Exercise objective:
Please retype every entry below, keeping it exactly the same.

[Collected data]
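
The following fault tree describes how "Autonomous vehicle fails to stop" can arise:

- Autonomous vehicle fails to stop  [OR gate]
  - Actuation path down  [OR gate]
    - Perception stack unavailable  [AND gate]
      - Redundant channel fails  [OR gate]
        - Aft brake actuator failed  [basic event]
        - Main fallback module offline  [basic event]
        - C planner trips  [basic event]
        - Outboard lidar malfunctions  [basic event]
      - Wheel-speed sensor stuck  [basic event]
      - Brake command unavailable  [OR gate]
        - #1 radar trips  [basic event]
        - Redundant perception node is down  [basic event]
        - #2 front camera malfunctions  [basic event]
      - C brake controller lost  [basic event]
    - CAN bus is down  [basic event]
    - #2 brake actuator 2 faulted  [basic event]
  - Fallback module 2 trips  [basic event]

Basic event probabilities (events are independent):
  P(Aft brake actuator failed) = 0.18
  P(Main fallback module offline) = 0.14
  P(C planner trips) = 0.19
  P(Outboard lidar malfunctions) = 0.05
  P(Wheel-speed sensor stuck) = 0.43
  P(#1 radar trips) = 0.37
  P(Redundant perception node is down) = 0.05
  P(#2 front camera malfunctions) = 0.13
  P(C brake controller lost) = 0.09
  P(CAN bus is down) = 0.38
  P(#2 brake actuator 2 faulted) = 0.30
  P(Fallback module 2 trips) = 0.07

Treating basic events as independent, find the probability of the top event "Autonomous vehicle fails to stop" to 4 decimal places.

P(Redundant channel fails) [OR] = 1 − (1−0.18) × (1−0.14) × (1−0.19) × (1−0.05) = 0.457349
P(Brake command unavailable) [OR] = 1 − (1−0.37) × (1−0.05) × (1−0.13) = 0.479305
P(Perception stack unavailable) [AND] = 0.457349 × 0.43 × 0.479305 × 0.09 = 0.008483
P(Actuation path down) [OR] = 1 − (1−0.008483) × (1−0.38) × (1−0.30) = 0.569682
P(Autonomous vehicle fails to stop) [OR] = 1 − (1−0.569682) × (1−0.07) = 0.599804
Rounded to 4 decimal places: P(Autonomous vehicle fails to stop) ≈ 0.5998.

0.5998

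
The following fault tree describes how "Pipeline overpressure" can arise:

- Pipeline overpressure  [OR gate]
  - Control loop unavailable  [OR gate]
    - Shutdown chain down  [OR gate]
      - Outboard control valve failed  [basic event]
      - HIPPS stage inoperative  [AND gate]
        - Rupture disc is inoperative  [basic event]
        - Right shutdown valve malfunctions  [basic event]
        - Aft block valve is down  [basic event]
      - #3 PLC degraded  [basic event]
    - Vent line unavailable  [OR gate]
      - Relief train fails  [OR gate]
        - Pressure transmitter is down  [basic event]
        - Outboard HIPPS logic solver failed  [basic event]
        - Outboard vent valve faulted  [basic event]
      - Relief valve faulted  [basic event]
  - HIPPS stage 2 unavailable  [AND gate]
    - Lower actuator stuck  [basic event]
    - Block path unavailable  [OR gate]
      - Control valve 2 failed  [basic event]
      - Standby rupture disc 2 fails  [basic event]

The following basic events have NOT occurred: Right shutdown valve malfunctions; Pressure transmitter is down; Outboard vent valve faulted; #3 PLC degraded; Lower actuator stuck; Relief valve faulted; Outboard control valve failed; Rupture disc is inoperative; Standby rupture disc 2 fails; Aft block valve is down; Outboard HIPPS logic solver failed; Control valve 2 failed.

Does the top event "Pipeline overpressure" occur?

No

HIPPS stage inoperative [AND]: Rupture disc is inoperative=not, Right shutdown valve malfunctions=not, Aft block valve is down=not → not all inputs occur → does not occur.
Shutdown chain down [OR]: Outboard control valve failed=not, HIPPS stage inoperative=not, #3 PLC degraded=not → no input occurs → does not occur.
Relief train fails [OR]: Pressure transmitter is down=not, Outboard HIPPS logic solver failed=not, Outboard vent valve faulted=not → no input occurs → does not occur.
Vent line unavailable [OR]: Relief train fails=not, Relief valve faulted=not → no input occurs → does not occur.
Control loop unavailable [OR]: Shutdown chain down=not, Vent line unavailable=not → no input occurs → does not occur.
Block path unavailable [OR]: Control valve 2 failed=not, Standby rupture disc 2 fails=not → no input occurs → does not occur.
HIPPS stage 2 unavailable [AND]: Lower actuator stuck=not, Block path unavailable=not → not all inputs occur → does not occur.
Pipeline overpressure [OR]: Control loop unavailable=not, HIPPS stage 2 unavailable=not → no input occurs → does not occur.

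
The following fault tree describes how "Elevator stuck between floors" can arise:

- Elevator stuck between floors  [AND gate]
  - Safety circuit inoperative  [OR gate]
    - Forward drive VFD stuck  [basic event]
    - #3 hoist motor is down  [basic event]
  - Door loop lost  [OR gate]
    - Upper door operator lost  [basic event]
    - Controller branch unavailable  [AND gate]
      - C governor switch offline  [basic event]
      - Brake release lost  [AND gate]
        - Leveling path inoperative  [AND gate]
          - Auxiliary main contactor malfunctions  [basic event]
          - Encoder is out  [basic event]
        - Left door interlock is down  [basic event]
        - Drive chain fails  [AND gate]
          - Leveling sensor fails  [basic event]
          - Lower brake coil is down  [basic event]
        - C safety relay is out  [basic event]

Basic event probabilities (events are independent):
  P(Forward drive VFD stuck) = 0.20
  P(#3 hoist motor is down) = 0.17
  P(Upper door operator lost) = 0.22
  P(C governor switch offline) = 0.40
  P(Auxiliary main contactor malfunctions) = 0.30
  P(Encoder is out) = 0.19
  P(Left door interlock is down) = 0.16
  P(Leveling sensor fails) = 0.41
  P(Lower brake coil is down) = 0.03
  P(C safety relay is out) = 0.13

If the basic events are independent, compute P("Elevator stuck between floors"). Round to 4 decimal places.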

Output for this task:
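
The following fault tree describes how "Autonomous vehicle fails to stop" can arise:

- Autonomous vehicle fails to stop  [OR gate]
  - Actuation path down  [OR gate]
    - Perception stack unavailable  [AND gate]
      - Redundant channel fails  [OR gate]
        - Aft brake actuator failed  [basic event]
        - Main fallback module offline  [basic event]
        - C planner trips  [basic event]
        - Outboard lidar malfunctions  [basic event]
      - Wheel-speed sensor stuck  [basic event]
      - Brake command unavailable  [OR gate]
        - #1 radar trips  [basic event]
        - Redundant perception node is down  [basic event]
        - #2 front camera malfunctions  [basic event]
      - C brake controller lost  [basic event]
    - CAN bus is down  [basic event]
    - #2 brake actuator 2 faulted  [basic event]
  - Fallback module 2 trips  [basic event]

Basic event probabilities (events are independent):
  P(Aft brake actuator failed) = 0.18
  P(Main fallback module offline) = 0.14
  P(C planner trips) = 0.19
  P(Outboard lidar malfunctions) = 0.05
  P(Wheel-speed sensor stuck) = 0.43
  P(#1 radar trips) = 0.37
  P(Redundant perception node is down) = 0.05
  P(#2 front camera malfunctions) = 0.13
  P(C brake controller lost) = 0.09
  P(CAN bus is down) = 0.38
  P(#2 brake actuator 2 faulted) = 0.30
  P(Fallback module 2 trips) = 0.07

Treating basic events as independent, find the probability of the top event "Autonomous vehicle fails to stop" to 4 decimal places.

P(Redundant channel fails) [OR] = 1 − (1−0.18) × (1−0.14) × (1−0.19) × (1−0.05) = 0.457349
P(Brake command unavailable) [OR] = 1 − (1−0.37) × (1−0.05) × (1−0.13) = 0.479305
P(Perception stack unavailable) [AND] = 0.457349 × 0.43 × 0.479305 × 0.09 = 0.008483
P(Actuation path down) [OR] = 1 − (1−0.008483) × (1−0.38) × (1−0.30) = 0.569682
P(Autonomous vehicle fails to stop) [OR] = 1 − (1−0.569682) × (1−0.07) = 0.599804
Rounded to 4 decimal places: P(Autonomous vehicle fails to stop) ≈ 0.5998.

0.5998

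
The following fault tree describes how "Pipeline overpressure" can arise:

- Pipeline overpressure  [OR gate]
  - Control loop unavailable  [OR gate]
    - Shutdown chain down  [OR gate]
      - Outboard control valve failed  [basic event]
      - HIPPS stage inoperative  [AND gate]
        - Rupture disc is inoperative  [basic event]
        - Right shutdown valve malfunctions  [basic event]
        - Aft block valve is down  [basic event]
      - #3 PLC degraded  [basic event]
    - Vent line unavailable  [OR gate]
      - Relief train fails  [OR gate]
        - Pressure transmitter is down  [basic event]
        - Outboard HIPPS logic solver failed  [basic event]
        - Outboard vent valve faulted  [basic event]
      - Relief valve faulted  [basic event]
  - HIPPS stage 2 unavailable  [AND gate]
    - Lower actuator stuck  [basic event]
    - Block path unavailable  [OR gate]
      - Control valve 2 failed  [basic event]
      - Standby rupture disc 2 fails  [basic event]

The following basic events have NOT occurred: Right shutdown valve malfunctions; Pressure transmitter is down; Outboard vent valve faulted; #3 PLC degraded; Lower actuator stuck; Relief valve faulted; Outboard control valve failed; Rupture disc is inoperative; Standby rupture disc 2 fails; Aft block valve is down; Outboard HIPPS logic solver failed; Control valve 2 failed.

Does the top event "Pipeline overpressure" occur?

No

HIPPS stage inoperative [AND]: Rupture disc is inoperative=not, Right shutdown valve malfunctions=not, Aft block valve is down=not → not all inputs occur → does not occur.
Shutdown chain down [OR]: Outboard control valve failed=not, HIPPS stage inoperative=not, #3 PLC degraded=not → no input occurs → does not occur.
Relief train fails [OR]: Pressure transmitter is down=not, Outboard HIPPS logic solver failed=not, Outboard vent valve faulted=not → no input occurs → does not occur.
Vent line unavailable [OR]: Relief train fails=not, Relief valve faulted=not → no input occurs → does not occur.
Control loop unavailable [OR]: Shutdown chain down=not, Vent line unavailable=not → no input occurs → does not occur.
Block path unavailable [OR]: Control valve 2 failed=not, Standby rupture disc 2 fails=not → no input occurs → does not occur.
HIPPS stage 2 unavailable [AND]: Lower actuator stuck=not, Block path unavailable=not → not all inputs occur → does not occur.
Pipeline overpressure [OR]: Control loop unavailable=not, HIPPS stage 2 unavailable=not → no input occurs → does not occur.

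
The following fault tree describes how "Elevator stuck between floors" can arise:

- Elevator stuck between floors  [AND gate]
  - Safety circuit inoperative  [OR gate]
    - Forward drive VFD stuck  [basic event]
    - #3 hoist motor is down  [basic event]
  - Door loop lost  [OR gate]
    - Upper door operator lost  [basic event]
    - Controller branch unavailable  [AND gate]
      - C governor switch offline  [basic event]
      - Brake release lost  [AND gate]
        - Leveling path inoperative  [AND gate]
          - Auxiliary main contactor malfunctions  [basic event]
          - Encoder is out  [basic event]
        - Left door interlock is down  [basic event]
        - Drive chain fails  [AND gate]
          - Leveling sensor fails  [basic event]
          - Lower brake coil is down  [basic event]
        - C safety relay is out  [basic event]

Basic event probabilities (events are independent):
  P(Forward drive VFD stuck) = 0.20
  P(#3 hoist motor is down) = 0.17
  P(Upper door operator lost) = 0.22
  P(C governor switch offline) = 0.40
  P(Auxiliary main contactor malfunctions) = 0.30
  P(Encoder is out) = 0.19
  P(Left door interlock is down) = 0.16
  P(Leveling sensor fails) = 0.41
  P(Lower brake coil is down) = 0.03
  P(C safety relay is out) = 0.13

If the basic events are independent, compute P("Elevator stuck between floors"). Round to 4 decimal places.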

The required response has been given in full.